## [PROBLEM DESCRIPTION]
Word for word, repeat every record.

## [INFORMATION SHOWN]

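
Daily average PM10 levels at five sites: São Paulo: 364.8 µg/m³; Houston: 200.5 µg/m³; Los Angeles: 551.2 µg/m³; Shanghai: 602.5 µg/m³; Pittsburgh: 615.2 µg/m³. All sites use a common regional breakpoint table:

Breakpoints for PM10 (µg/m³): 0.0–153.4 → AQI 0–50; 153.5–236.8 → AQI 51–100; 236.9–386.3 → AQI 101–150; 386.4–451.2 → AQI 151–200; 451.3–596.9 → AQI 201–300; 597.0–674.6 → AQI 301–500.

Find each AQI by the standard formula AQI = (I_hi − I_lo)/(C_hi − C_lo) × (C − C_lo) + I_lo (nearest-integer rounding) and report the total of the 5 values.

1154

São Paulo: 364.8 lies in 236.9–386.3, so I_lo=101, I_hi=150, C_lo=236.9, C_hi=386.3.
(150−101)/(386.3−236.9) × (364.8−236.9) + 101 = 49/149.4 × 127.9 + 101 ≈ 142.95 → 143.
Houston: row 153.5–236.8 (AQI 51–100). (100−51)·(200.5−153.5)/(236.8−153.5) + 51 = 49·47.0/83.3 + 51 ≈ 78.65 → 79.
Los Angeles 551.2: bracket 451.3–596.9 → index 201–300; slope 99/145.6, offset 99.9.
AQI = 201 + 99/145.6·99.9 ≈ 268.93 ⇒ 269.
Shanghai: row 597.0–674.6 (AQI 301–500). (500−301)·(602.5−597.0)/(674.6−597.0) + 301 = 199·5.5/77.6 + 301 ≈ 315.10 → 315.
Pittsburgh 615.2: bracket 597.0–674.6 → index 301–500; slope 199/77.6, offset 18.2.
AQI = 301 + 199/77.6·18.2 ≈ 347.67 ⇒ 348.
AQIs: São Paulo=143, Houston=79, Los Angeles=269, Shanghai=315, Pittsburgh=348. Sum = 143 + 79 + 269 + 315 + 348 = 1154.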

## [PROBLEM SOLUTION]
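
Daily average PM10 levels at five sites: São Paulo: 364.8 µg/m³; Houston: 200.5 µg/m³; Los Angeles: 551.2 µg/m³; Shanghai: 602.5 µg/m³; Pittsburgh: 615.2 µg/m³. All sites use a common regional breakpoint table:

Breakpoints for PM10 (µg/m³): 0.0–153.4 → AQI 0–50; 153.5–236.8 → AQI 51–100; 236.9–386.3 → AQI 101–150; 386.4–451.2 → AQI 151–200; 451.3–596.9 → AQI 201–300; 597.0–674.6 → AQI 301–500.

Find each AQI by the standard formula AQI = (I_hi − I_lo)/(C_hi − C_lo) × (C − C_lo) + I_lo (nearest-integer rounding) and report the total of the 5 values.

1154

São Paulo: 364.8 lies in 236.9–386.3, so I_lo=101, I_hi=150, C_lo=236.9, C_hi=386.3.
(150−101)/(386.3−236.9) × (364.8−236.9) + 101 = 49/149.4 × 127.9 + 101 ≈ 142.95 → 143.
Houston: row 153.5–236.8 (AQI 51–100). (100−51)·(200.5−153.5)/(236.8−153.5) + 51 = 49·47.0/83.3 + 51 ≈ 78.65 → 79.
Los Angeles 551.2: bracket 451.3–596.9 → index 201–300; slope 99/145.6, offset 99.9.
AQI = 201 + 99/145.6·99.9 ≈ 268.93 ⇒ 269.
Shanghai: row 597.0–674.6 (AQI 301–500). (500−301)·(602.5−597.0)/(674.6−597.0) + 301 = 199·5.5/77.6 + 301 ≈ 315.10 → 315.
Pittsburgh 615.2: bracket 597.0–674.6 → index 301–500; slope 199/77.6, offset 18.2.
AQI = 301 + 199/77.6·18.2 ≈ 347.67 ⇒ 348.
AQIs: São Paulo=143, Houston=79, Los Angeles=269, Shanghai=315, Pittsburgh=348. Sum = 143 + 79 + 269 + 315 + 348 = 1154.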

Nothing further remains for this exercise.